**Task to complete:** Nothing past the line containing "Initial population — 0–14: 1120;" belongs in the output. Copy exactly every line of the data below from the first up to and including it.

**Records to use:**
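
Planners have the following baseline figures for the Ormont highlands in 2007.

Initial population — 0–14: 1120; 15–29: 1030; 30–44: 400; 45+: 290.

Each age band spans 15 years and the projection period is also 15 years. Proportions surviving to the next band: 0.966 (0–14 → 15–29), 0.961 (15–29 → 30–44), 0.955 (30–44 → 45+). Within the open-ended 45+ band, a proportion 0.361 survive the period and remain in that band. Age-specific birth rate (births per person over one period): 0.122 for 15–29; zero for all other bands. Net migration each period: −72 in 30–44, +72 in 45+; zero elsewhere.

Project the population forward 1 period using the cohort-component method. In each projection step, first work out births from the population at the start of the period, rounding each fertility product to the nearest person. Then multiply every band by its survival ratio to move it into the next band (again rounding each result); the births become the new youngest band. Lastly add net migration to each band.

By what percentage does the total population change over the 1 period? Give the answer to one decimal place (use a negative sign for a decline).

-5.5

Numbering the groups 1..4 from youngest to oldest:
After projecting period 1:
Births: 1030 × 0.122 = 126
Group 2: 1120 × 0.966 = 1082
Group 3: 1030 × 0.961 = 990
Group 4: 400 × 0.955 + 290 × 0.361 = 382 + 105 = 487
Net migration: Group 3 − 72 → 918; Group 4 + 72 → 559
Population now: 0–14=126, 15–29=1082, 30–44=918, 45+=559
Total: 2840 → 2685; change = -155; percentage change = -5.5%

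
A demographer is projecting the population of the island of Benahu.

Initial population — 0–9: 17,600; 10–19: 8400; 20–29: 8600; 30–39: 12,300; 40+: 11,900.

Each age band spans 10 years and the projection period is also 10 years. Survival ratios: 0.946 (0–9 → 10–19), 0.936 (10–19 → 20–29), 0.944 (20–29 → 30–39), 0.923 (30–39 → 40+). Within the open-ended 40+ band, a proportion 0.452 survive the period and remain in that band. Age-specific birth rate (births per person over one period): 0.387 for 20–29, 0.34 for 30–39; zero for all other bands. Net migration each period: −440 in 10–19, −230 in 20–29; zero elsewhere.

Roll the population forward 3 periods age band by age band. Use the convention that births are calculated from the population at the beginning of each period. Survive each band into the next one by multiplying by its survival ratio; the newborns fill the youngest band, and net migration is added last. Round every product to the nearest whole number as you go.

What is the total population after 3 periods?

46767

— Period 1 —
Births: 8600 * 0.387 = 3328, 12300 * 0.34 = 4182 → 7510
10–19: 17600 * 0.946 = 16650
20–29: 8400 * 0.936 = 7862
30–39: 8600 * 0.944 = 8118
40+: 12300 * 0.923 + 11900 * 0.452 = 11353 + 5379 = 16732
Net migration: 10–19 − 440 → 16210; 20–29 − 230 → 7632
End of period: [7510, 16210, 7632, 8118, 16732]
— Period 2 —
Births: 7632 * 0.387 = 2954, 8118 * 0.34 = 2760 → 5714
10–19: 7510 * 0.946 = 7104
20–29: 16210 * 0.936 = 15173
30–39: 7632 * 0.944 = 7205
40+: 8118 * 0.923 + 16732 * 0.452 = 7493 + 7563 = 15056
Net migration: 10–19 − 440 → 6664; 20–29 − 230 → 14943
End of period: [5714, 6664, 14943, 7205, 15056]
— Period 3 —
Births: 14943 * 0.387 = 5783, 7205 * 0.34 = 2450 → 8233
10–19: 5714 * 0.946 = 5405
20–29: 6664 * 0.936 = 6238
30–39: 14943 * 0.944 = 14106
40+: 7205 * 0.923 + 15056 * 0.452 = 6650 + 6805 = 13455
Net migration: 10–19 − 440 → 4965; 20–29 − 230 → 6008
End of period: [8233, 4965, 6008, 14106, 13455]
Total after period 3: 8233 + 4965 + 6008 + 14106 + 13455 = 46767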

**Response to the task:**
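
Planners have the following baseline figures for the Ormont highlands in 2007.

Initial population — 0–14: 1120; 15–29: 1030; 30–44: 400; 45+: 290.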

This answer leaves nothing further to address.